> [ABOUT THIS EXERCISE]
A stretch of the entries below is to be set down exactly, running from the line with "((0 8 7) * (0 2)" through the line with "(1 8) * (1 13", both included, and no other line.

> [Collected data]
BEGIN

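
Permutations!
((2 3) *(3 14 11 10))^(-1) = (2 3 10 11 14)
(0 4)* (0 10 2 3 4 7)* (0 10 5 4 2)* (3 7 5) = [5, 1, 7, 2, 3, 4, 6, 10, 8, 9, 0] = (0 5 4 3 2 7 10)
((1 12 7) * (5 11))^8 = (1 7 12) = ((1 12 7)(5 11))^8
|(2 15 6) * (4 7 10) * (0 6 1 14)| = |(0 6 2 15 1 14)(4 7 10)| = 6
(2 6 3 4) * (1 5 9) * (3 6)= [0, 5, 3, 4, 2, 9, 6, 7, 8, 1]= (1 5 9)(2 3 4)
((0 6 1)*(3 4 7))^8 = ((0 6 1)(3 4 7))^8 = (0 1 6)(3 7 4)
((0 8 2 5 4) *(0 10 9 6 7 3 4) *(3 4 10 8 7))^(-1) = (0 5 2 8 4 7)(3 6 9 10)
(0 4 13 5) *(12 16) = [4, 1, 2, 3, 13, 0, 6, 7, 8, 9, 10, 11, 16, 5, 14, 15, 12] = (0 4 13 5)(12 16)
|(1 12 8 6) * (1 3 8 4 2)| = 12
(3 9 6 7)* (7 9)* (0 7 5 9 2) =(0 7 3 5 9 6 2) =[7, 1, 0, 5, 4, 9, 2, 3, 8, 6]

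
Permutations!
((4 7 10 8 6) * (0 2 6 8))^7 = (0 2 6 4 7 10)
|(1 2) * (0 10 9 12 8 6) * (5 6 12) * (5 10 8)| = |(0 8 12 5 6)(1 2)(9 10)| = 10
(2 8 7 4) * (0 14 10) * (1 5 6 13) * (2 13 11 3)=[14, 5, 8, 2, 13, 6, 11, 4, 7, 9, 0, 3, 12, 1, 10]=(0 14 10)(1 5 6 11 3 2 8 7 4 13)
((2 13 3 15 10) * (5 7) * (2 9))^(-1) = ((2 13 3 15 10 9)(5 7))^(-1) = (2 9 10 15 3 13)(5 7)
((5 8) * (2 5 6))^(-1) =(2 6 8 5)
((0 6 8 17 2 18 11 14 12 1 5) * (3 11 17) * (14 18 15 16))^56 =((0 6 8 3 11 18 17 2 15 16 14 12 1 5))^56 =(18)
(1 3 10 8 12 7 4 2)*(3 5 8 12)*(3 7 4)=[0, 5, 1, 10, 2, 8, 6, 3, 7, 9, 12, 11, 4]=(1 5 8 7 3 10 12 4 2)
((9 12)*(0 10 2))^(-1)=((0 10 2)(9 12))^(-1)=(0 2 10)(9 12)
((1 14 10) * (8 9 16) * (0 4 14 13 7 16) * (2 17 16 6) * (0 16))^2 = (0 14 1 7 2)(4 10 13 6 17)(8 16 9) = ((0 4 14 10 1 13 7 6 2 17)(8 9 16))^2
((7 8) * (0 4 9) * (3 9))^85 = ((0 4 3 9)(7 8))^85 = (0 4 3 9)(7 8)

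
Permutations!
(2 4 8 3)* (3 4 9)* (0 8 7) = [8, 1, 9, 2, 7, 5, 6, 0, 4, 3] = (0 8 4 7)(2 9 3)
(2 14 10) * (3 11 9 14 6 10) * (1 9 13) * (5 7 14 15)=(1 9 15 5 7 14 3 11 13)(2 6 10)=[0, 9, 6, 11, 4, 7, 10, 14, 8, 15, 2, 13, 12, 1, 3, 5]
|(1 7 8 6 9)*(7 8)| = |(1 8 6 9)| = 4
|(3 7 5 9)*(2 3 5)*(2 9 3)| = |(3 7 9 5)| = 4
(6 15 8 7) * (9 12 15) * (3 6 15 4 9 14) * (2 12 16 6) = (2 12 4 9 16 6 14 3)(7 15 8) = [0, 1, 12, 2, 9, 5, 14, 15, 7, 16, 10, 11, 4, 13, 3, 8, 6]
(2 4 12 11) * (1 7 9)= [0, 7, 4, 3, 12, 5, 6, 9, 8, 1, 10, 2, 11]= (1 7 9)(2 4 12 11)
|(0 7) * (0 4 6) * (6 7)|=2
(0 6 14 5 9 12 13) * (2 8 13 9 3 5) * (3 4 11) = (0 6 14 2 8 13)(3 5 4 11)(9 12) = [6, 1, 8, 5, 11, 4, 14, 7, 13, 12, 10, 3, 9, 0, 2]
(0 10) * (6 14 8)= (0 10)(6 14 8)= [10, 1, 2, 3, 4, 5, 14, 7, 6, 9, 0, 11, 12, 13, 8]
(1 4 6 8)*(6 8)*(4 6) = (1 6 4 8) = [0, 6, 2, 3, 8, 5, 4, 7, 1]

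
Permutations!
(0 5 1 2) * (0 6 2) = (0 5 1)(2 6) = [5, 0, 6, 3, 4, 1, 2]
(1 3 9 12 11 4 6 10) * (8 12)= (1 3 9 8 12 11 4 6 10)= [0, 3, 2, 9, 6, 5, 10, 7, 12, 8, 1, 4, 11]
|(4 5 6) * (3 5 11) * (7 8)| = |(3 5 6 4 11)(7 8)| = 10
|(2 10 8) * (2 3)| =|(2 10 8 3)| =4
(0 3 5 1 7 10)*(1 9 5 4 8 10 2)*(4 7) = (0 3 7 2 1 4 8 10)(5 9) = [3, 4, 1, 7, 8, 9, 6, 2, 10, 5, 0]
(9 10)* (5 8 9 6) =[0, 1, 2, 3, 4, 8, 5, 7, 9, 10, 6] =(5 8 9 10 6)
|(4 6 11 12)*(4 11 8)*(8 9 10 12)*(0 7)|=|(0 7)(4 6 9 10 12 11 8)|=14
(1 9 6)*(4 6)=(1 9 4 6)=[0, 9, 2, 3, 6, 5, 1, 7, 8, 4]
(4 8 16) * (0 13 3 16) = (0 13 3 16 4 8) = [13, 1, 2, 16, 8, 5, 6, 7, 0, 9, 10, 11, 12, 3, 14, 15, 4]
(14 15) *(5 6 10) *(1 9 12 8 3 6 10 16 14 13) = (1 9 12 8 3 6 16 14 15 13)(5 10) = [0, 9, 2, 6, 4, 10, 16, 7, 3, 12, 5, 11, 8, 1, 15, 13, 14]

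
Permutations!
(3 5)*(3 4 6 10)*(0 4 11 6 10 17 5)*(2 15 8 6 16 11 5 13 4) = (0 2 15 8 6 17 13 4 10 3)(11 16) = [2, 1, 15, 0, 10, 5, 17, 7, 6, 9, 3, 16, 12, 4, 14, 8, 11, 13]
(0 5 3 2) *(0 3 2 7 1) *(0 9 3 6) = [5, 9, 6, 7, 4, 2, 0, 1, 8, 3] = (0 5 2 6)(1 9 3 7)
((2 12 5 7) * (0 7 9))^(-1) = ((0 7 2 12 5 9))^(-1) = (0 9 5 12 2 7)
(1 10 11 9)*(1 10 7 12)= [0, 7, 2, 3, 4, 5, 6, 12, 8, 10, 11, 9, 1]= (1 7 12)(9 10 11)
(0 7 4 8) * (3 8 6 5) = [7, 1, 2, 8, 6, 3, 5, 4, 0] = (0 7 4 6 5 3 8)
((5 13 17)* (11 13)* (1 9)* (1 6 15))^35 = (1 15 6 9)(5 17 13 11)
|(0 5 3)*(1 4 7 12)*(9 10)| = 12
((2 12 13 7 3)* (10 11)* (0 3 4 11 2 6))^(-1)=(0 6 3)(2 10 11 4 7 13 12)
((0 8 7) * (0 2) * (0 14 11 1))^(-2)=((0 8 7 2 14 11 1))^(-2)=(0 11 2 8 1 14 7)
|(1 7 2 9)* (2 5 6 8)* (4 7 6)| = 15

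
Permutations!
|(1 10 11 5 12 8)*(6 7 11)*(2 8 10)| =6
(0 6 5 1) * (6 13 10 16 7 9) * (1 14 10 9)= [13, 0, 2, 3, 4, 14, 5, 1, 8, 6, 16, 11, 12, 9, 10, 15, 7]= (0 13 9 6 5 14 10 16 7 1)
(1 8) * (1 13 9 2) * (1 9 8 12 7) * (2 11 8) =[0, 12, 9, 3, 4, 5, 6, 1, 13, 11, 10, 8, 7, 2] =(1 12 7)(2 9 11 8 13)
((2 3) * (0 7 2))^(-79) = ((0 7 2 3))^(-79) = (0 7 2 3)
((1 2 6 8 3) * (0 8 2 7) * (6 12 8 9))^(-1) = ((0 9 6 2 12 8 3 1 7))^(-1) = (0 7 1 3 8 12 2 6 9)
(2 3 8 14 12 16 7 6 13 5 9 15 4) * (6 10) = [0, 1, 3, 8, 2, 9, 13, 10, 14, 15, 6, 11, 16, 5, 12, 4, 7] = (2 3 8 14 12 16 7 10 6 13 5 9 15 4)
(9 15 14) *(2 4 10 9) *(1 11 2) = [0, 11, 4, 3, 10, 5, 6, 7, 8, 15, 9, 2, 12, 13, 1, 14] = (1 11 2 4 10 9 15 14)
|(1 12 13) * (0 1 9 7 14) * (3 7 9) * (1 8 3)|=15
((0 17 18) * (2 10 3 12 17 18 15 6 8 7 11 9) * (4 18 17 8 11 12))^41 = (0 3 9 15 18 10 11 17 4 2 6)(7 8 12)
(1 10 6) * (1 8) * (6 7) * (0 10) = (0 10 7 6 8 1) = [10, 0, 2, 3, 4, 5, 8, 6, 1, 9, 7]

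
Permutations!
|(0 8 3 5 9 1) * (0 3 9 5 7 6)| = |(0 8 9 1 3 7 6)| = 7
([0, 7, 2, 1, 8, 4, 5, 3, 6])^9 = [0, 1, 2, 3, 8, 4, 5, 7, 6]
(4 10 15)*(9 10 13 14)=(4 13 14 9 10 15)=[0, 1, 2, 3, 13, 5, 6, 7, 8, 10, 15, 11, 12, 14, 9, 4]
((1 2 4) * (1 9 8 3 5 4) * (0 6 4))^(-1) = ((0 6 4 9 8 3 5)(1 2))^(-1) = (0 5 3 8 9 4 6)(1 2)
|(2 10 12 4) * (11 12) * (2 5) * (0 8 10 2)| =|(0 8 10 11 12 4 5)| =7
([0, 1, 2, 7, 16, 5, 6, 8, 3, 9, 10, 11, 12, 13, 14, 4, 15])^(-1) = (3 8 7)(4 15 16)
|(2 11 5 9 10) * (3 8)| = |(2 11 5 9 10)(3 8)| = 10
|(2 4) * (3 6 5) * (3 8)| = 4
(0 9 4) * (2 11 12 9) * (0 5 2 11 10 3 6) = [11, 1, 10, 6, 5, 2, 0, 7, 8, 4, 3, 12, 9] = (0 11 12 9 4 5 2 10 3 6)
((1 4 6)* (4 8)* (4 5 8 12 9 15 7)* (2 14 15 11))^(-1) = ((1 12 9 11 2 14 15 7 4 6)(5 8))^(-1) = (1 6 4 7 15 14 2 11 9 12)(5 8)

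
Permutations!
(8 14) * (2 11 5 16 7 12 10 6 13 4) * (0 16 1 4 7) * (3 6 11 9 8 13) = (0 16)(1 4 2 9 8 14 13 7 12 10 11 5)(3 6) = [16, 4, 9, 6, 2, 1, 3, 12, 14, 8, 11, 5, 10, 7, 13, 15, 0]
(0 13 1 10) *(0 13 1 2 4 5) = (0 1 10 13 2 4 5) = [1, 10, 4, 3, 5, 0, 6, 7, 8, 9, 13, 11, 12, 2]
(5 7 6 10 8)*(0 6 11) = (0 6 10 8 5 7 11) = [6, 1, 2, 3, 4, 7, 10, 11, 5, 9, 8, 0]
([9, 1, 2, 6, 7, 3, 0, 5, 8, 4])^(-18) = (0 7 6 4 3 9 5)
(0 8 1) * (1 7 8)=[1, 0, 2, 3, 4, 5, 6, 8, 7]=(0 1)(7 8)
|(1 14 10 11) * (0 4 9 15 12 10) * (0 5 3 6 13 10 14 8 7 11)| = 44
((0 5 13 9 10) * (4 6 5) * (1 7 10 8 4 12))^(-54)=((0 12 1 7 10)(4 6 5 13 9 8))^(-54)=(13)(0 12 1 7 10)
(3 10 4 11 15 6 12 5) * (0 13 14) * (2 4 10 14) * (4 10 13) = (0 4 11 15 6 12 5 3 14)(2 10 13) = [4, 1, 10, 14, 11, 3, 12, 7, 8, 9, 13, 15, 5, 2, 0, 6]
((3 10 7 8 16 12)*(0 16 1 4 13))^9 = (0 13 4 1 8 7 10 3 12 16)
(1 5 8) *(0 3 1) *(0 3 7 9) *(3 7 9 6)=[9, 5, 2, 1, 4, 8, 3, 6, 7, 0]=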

END

> [FINISHED TASK]
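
((0 8 7) * (0 2) * (0 14 11 1))^(-2)=((0 8 7 2 14 11 1))^(-2)=(0 11 2 8 1 14 7)
|(1 7 2 9)* (2 5 6 8)* (4 7 6)| = 15

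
Permutations!
|(1 10 11 5 12 8)*(6 7 11)*(2 8 10)| =6
(0 6 5 1) * (6 13 10 16 7 9) * (1 14 10 9)= [13, 0, 2, 3, 4, 14, 5, 1, 8, 6, 16, 11, 12, 9, 10, 15, 7]= (0 13 9 6 5 14 10 16 7 1)
(1 8) * (1 13 9 2) * (1 9 8 12 7) * (2 11 8) =[0, 12, 9, 3, 4, 5, 6, 1, 13, 11, 10, 8, 7, 2] =(1 12 7)(2 9 11 8 13)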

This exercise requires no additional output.